(Stored items)
^^^^^^^^^^^^^^^^
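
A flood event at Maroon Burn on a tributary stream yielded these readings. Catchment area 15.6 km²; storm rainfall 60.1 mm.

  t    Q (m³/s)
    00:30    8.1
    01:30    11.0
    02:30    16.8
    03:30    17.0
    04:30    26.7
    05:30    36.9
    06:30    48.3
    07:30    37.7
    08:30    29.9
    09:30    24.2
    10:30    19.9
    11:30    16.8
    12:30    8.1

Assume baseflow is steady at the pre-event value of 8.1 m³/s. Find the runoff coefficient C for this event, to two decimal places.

ΣQ_DR = 196.1 m³/s; V = ΣQ_DR·Δt = 7.060 × 10^5 m³.
Runoff depth d = V / A = 45.25 mm.
C = d / P = 45.25 / 60.1 = 0.75.

C ≈ 0.75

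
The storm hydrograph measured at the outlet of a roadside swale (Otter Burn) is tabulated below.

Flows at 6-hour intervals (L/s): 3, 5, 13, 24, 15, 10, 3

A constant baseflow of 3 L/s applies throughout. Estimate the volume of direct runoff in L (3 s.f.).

Direct-runoff ordinates (Q − Q_b): 0.0, 2.0, 10.0, 21.0, 12.0, 7.0, 0.0 L/s.
ΣQ_DR = 52.00 L/s.
With Δt = 6 h = 21600 s, V = ΣQ_DR · Δt = 52.00 × 21600 = 1.12 × 10^6 L.

V ≈ 1.12 × 10^6 L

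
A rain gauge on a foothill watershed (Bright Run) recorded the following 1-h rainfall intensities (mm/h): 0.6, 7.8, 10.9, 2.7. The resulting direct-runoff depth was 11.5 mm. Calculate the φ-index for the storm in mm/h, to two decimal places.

φ ≈ 3.60 mm/h

Only the 2 blocks with intensity above φ contribute runoff: 7.8, 10.9 mm/h.
Σ(I−φ)·Δt = d  ⇒  (7.8+10.9 − 2φ)·1 = 11.5
φ = (18.70 − 11.5/1) / 2 = 3.60 mm/h.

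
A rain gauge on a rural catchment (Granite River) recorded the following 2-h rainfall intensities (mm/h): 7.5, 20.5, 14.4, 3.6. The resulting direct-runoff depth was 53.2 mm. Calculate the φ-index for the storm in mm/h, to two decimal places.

φ ≈ 5.27 mm/h

Only the 3 blocks with intensity above φ contribute runoff: 7.5, 20.5, 14.4 mm/h.
Σ(I−φ)·Δt = d  ⇒  (7.5+20.5+14.4 − 3φ)·2 = 53.2
φ = (42.40 − 53.2/2) / 3 = 5.27 mm/h.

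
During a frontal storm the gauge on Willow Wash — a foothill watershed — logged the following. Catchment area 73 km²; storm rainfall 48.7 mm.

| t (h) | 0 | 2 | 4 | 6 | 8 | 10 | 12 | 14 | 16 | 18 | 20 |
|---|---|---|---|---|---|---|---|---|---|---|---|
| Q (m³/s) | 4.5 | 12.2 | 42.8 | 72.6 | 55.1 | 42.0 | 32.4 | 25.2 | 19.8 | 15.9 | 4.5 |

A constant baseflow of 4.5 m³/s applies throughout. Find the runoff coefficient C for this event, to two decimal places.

C ≈ 0.56

ΣQ_DR = 277.5 m³/s; V = ΣQ_DR·Δt = 1.998 × 10^6 m³.
Runoff depth d = V / A = 27.37 mm.
C = d / P = 27.37 / 48.7 = 0.56.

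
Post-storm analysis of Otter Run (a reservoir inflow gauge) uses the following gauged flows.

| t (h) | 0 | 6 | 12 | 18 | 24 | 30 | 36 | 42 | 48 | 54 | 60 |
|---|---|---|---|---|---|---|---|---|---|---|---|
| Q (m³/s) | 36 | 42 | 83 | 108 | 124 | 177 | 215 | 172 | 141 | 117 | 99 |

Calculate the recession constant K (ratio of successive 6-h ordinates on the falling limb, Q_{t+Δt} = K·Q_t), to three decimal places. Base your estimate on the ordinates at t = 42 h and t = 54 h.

Using the recession-limb readings at t = 42 h and t = 54 h: Q falls from 172 to 117 m³/s over 2 intervals.
K = (Q₂/Q₁)^(1/2) = (117/172)^(1/2) = 0.825.

K ≈ 0.825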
^^^^^^^^^^^^^^^^
Every entry should be duplicated exactly as written.

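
A flood event at Maroon Burn on a tributary stream yielded these readings. Catchment area 15.6 km²; storm rainfall 60.1 mm.

  t    Q (m³/s)
    00:30    8.1
    01:30    11.0
    02:30    16.8
    03:30    17.0
    04:30    26.7
    05:30    36.9
    06:30    48.3
    07:30    37.7
    08:30    29.9
    09:30    24.2
    10:30    19.9
    11:30    16.8
    12:30    8.1

Assume baseflow is steady at the pre-event value of 8.1 m³/s. Find the runoff coefficient C for this event, to two decimal places.

ΣQ_DR = 196.1 m³/s; V = ΣQ_DR·Δt = 7.060 × 10^5 m³.
Runoff depth d = V / A = 45.25 mm.
C = d / P = 45.25 / 60.1 = 0.75.

C ≈ 0.75

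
The storm hydrograph measured at the outlet of a roadside swale (Otter Burn) is tabulated below.

Flows at 6-hour intervals (L/s): 3, 5, 13, 24, 15, 10, 3

A constant baseflow of 3 L/s applies throughout. Estimate the volume of direct runoff in L (3 s.f.).

Direct-runoff ordinates (Q − Q_b): 0.0, 2.0, 10.0, 21.0, 12.0, 7.0, 0.0 L/s.
ΣQ_DR = 52.00 L/s.
With Δt = 6 h = 21600 s, V = ΣQ_DR · Δt = 52.00 × 21600 = 1.12 × 10^6 L.

V ≈ 1.12 × 10^6 L

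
A rain gauge on a foothill watershed (Bright Run) recorded the following 1-h rainfall intensities (mm/h): 0.6, 7.8, 10.9, 2.7. The resulting direct-runoff depth was 11.5 mm. Calculate the φ-index for the storm in mm/h, to two decimal places.

φ ≈ 3.60 mm/h

Only the 2 blocks with intensity above φ contribute runoff: 7.8, 10.9 mm/h.
Σ(I−φ)·Δt = d  ⇒  (7.8+10.9 − 2φ)·1 = 11.5
φ = (18.70 − 11.5/1) / 2 = 3.60 mm/h.

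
A rain gauge on a rural catchment (Granite River) recorded the following 2-h rainfall intensities (mm/h): 7.5, 20.5, 14.4, 3.6. The resulting direct-runoff depth was 53.2 mm. Calculate the φ-index for the storm in mm/h, to two decimal places.

φ ≈ 5.27 mm/h

Only the 3 blocks with intensity above φ contribute runoff: 7.5, 20.5, 14.4 mm/h.
Σ(I−φ)·Δt = d  ⇒  (7.5+20.5+14.4 − 3φ)·2 = 53.2
φ = (42.40 − 53.2/2) / 3 = 5.27 mm/h.

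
During a frontal storm the gauge on Willow Wash — a foothill watershed — logged the following. Catchment area 73 km²; storm rainfall 48.7 mm.

| t (h) | 0 | 2 | 4 | 6 | 8 | 10 | 12 | 14 | 16 | 18 | 20 |
|---|---|---|---|---|---|---|---|---|---|---|---|
| Q (m³/s) | 4.5 | 12.2 | 42.8 | 72.6 | 55.1 | 42.0 | 32.4 | 25.2 | 19.8 | 15.9 | 4.5 |

A constant baseflow of 4.5 m³/s applies throughout. Find the runoff coefficient C for this event, to two decimal places.

C ≈ 0.56

ΣQ_DR = 277.5 m³/s; V = ΣQ_DR·Δt = 1.998 × 10^6 m³.
Runoff depth d = V / A = 27.37 mm.
C = d / P = 27.37 / 48.7 = 0.56.

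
Post-storm analysis of Otter Run (a reservoir inflow gauge) uses the following gauged flows.

| t (h) | 0 | 6 | 12 | 18 | 24 | 30 | 36 | 42 | 48 | 54 | 60 |
|---|---|---|---|---|---|---|---|---|---|---|---|
| Q (m³/s) | 36 | 42 | 83 | 108 | 124 | 177 | 215 | 172 | 141 | 117 | 99 |

Calculate the recession constant K (ratio of successive 6-h ordinates on the falling limb, Q_{t+Δt} = K·Q_t), to three decimal places. Base your estimate on the ordinates at t = 42 h and t = 54 h.

Using the recession-limb readings at t = 42 h and t = 54 h: Q falls from 172 to 117 m³/s over 2 intervals.
K = (Q₂/Q₁)^(1/2) = (117/172)^(1/2) = 0.825.

K ≈ 0.825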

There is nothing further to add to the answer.